Dataset excerpts:
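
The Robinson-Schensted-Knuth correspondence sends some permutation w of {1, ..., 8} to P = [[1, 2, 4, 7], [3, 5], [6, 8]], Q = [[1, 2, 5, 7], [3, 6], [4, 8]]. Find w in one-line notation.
1 6 3 2 8 5 7 4

Reverse RSK: for i = n, n-1, ..., 1, locate i in Q, remove the corresponding corner cell from P, and reverse-bump its entry up through P; the value ejected from row 1 is w(i).

So w = 1 6 3 2 8 5 7 4.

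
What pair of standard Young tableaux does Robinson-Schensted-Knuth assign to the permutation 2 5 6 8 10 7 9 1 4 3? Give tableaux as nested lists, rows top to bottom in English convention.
Insert each entry of the permutation into P by Schensted row insertion, recording in Q the position of each new cell.

After inserting 2: P = [[2]].
After inserting 5: P = [[2, 5]].
After inserting 6: P = [[2, 5, 6]].
After inserting 8: P = [[2, 5, 6, 8]].
After inserting 10: P = [[2, 5, 6, 8, 10]].
After inserting 7: P = [[2, 5, 6, 7, 10], [8]].
After inserting 9: P = [[2, 5, 6, 7, 9], [8, 10]].
After inserting 1: P = [[1, 5, 6, 7, 9], [2, 10], [8]].
After inserting 4: P = [[1, 4, 6, 7, 9], [2, 5], [8, 10]].
After inserting 3: P = [[1, 3, 6, 7, 9], [2, 4], [5, 10], [8]].

So P = [[1, 3, 6, 7, 9], [2, 4], [5, 10], [8]], Q = [[1, 2, 3, 4, 5], [6, 7], [8, 9], [10]].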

**ABOUT THIS EXERCISE**
Set out, exactly as written, the lines from the line with "What pair of" to the last line of the records, inclusive, and only those lines.

**ANSWER TO THIS PROBLEM**
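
What pair of standard Young tableaux does Robinson-Schensted-Knuth assign to the permutation 2 5 6 8 10 7 9 1 4 3? Give tableaux as nested lists, rows top to bottom in English convention.
Insert each entry of the permutation into P by Schensted row insertion, recording in Q the position of each new cell.

After inserting 2: P = [[2]].
After inserting 5: P = [[2, 5]].
After inserting 6: P = [[2, 5, 6]].
After inserting 8: P = [[2, 5, 6, 8]].
After inserting 10: P = [[2, 5, 6, 8, 10]].
After inserting 7: P = [[2, 5, 6, 7, 10], [8]].
After inserting 9: P = [[2, 5, 6, 7, 9], [8, 10]].
After inserting 1: P = [[1, 5, 6, 7, 9], [2, 10], [8]].
After inserting 4: P = [[1, 4, 6, 7, 9], [2, 5], [8, 10]].
After inserting 3: P = [[1, 3, 6, 7, 9], [2, 4], [5, 10], [8]].

So P = [[1, 3, 6, 7, 9], [2, 4], [5, 10], [8]], Q = [[1, 2, 3, 4, 5], [6, 7], [8, 9], [10]].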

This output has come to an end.